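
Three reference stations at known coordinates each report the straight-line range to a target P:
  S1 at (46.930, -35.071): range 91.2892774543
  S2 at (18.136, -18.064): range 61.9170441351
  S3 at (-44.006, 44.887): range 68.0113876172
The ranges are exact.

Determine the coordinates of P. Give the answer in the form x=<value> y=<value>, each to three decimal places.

x=-43.574 y=-23.123

eq1: (x − 46.930)² + (y + 35.071)² = 91.2892774543²
eq2: (x − 18.136)² + (y + 18.064)² = 61.9170441351²
eq3: (x + 44.006)² + (y − 44.887)² = 68.0113876172²
eq1−eq3, eq1−eq2 (x²,y² cancel):
  -181.872·x + 159.916·y = 4227.154197
  -57.588·x + 34.014·y = 1722.834475
det = -181.872·34.014 − 159.916·-57.588 = 3023.048400
x = (4227.154197·34.014 − 159.916·1722.834475) / 3023.048400 = -43.574021
y = (-181.872·1722.834475 − 4227.154197·-57.588) / 3023.048400 = -23.123016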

────────────────────

- _Task directions_
Write the data out again. Match it word for word.

- _Solution below_
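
Three reference stations at known coordinates each report the straight-line range to a target P:
  S1 at (46.930, -35.071): range 91.2892774543
  S2 at (18.136, -18.064): range 61.9170441351
  S3 at (-44.006, 44.887): range 68.0113876172
The ranges are exact.

Determine the coordinates of P. Give the answer in the form x=<value> y=<value>, each to three decimal places.

x=-43.574 y=-23.123

eq1: (x − 46.930)² + (y + 35.071)² = 91.2892774543²
eq2: (x − 18.136)² + (y + 18.064)² = 61.9170441351²
eq3: (x + 44.006)² + (y − 44.887)² = 68.0113876172²
eq1−eq3, eq1−eq2 (x²,y² cancel):
  -181.872·x + 159.916·y = 4227.154197
  -57.588·x + 34.014·y = 1722.834475
det = -181.872·34.014 − 159.916·-57.588 = 3023.048400
x = (4227.154197·34.014 − 159.916·1722.834475) / 3023.048400 = -43.574021
y = (-181.872·1722.834475 − 4227.154197·-57.588) / 3023.048400 = -23.123016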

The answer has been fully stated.